• **About this task**:
Repeat nothing but the lines below running from the one containing "Consider agent KL-943" to the one containing "A patient receives". Keep both end lines.

(Dataset entries)
**********

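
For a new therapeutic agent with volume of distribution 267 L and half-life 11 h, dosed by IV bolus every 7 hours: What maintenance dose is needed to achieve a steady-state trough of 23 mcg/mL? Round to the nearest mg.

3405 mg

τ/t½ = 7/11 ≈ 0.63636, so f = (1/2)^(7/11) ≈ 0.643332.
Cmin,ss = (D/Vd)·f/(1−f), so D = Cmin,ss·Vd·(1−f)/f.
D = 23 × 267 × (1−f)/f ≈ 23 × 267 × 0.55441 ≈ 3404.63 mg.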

**********

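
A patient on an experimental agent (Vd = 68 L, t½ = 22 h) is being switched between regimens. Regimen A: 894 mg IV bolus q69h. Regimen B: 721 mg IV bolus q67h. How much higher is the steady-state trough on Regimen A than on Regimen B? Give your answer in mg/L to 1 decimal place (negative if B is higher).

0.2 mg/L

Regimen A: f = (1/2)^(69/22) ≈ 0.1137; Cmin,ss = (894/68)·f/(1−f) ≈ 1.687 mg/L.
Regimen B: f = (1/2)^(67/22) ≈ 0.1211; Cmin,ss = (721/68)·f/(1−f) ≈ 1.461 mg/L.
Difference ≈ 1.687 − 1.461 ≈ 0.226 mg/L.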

**********

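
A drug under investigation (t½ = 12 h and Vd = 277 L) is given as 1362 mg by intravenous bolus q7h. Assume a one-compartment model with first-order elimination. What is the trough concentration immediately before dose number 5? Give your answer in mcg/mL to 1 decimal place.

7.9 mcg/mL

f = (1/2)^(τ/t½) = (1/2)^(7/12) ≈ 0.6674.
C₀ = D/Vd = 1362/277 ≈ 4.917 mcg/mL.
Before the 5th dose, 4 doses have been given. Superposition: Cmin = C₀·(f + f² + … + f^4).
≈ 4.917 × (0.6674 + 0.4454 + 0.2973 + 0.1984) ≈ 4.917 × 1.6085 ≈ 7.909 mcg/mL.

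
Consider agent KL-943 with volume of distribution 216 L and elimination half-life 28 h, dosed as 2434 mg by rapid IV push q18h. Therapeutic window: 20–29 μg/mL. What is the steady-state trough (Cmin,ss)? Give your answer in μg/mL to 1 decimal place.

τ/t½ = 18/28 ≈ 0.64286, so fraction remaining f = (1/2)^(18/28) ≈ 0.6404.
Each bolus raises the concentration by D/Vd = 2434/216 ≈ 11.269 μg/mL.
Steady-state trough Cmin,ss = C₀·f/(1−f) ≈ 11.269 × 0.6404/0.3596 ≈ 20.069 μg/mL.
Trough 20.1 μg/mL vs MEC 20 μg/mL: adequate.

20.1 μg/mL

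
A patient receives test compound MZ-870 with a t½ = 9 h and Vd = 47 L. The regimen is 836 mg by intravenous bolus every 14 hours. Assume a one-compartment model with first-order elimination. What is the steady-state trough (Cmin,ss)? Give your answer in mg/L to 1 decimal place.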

**********

• **Worked solution**:
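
Consider agent KL-943 with volume of distribution 216 L and elimination half-life 28 h, dosed as 2434 mg by rapid IV push q18h. Therapeutic window: 20–29 μg/mL. What is the steady-state trough (Cmin,ss)? Give your answer in μg/mL to 1 decimal place.

τ/t½ = 18/28 ≈ 0.64286, so fraction remaining f = (1/2)^(18/28) ≈ 0.6404.
Each bolus raises the concentration by D/Vd = 2434/216 ≈ 11.269 μg/mL.
Steady-state trough Cmin,ss = C₀·f/(1−f) ≈ 11.269 × 0.6404/0.3596 ≈ 20.069 μg/mL.
Trough 20.1 μg/mL vs MEC 20 μg/mL: adequate.

20.1 μg/mL

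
A patient receives test compound MZ-870 with a t½ = 9 h and Vd = 47 L. The regimen is 836 mg by intravenous bolus every 14 hours. Assume a one-compartment model with first-order elimination. What is the steady-state trough (Cmin,ss)? Give your answer in mg/L to 1 decimal place.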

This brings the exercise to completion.